> **Records to use**:
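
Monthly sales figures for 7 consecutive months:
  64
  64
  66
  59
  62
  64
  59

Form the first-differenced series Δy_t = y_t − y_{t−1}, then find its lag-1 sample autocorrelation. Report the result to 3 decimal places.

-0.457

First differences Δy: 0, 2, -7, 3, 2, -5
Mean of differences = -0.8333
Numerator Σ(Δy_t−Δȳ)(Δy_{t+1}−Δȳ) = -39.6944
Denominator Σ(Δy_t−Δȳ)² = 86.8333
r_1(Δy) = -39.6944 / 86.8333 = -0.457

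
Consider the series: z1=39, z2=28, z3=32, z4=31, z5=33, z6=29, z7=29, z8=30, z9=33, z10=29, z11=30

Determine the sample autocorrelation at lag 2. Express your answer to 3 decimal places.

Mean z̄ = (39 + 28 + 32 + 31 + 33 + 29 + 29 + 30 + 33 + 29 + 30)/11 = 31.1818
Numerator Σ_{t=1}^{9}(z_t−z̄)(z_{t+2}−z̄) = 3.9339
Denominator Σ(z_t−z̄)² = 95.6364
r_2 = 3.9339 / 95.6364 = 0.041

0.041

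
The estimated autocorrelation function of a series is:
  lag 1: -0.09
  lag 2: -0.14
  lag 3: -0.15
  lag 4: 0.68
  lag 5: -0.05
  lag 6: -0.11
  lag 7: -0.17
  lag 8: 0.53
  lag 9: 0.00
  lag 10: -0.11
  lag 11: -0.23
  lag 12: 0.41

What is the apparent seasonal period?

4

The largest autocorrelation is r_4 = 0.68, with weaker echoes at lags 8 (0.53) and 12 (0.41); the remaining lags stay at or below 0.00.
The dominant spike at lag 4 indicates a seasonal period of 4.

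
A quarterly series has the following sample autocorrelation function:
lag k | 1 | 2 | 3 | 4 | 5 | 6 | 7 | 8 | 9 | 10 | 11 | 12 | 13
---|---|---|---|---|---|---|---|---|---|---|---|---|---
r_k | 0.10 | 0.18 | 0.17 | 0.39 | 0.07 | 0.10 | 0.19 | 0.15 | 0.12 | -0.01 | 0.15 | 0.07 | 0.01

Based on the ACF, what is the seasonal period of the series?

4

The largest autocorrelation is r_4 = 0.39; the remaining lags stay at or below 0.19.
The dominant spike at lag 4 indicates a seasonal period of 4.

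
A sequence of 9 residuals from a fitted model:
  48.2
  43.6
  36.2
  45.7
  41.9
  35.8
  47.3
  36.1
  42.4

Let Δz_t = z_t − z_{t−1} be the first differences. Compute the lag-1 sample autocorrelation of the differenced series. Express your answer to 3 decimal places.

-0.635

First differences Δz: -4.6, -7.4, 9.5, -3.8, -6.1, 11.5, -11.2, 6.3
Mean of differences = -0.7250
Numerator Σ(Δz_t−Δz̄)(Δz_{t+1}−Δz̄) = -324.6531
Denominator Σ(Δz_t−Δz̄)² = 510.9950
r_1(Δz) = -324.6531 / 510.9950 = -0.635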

> **Exercise prompt**: Copying should begin at the line containing "lag 9: 0.00" and end at the last line of the material, with every line in between reproduced exactly.

> **Output**:
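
  lag 9: 0.00
  lag 10: -0.11
  lag 11: -0.23
  lag 12: 0.41

What is the apparent seasonal period?

4

The largest autocorrelation is r_4 = 0.68, with weaker echoes at lags 8 (0.53) and 12 (0.41); the remaining lags stay at or below 0.00.
The dominant spike at lag 4 indicates a seasonal period of 4.

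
A quarterly series has the following sample autocorrelation function:
lag k | 1 | 2 | 3 | 4 | 5 | 6 | 7 | 8 | 9 | 10 | 11 | 12 | 13
---|---|---|---|---|---|---|---|---|---|---|---|---|---
r_k | 0.10 | 0.18 | 0.17 | 0.39 | 0.07 | 0.10 | 0.19 | 0.15 | 0.12 | -0.01 | 0.15 | 0.07 | 0.01

Based on the ACF, what is the seasonal period of the series?

4

The largest autocorrelation is r_4 = 0.39; the remaining lags stay at or below 0.19.
The dominant spike at lag 4 indicates a seasonal period of 4.

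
A sequence of 9 residuals from a fitted model:
  48.2
  43.6
  36.2
  45.7
  41.9
  35.8
  47.3
  36.1
  42.4

Let Δz_t = z_t − z_{t−1} be the first differences. Compute the lag-1 sample autocorrelation of the differenced series. Express your answer to 3 decimal places.

-0.635

First differences Δz: -4.6, -7.4, 9.5, -3.8, -6.1, 11.5, -11.2, 6.3
Mean of differences = -0.7250
Numerator Σ(Δz_t−Δz̄)(Δz_{t+1}−Δz̄) = -324.6531
Denominator Σ(Δz_t−Δz̄)² = 510.9950
r_1(Δz) = -324.6531 / 510.9950 = -0.635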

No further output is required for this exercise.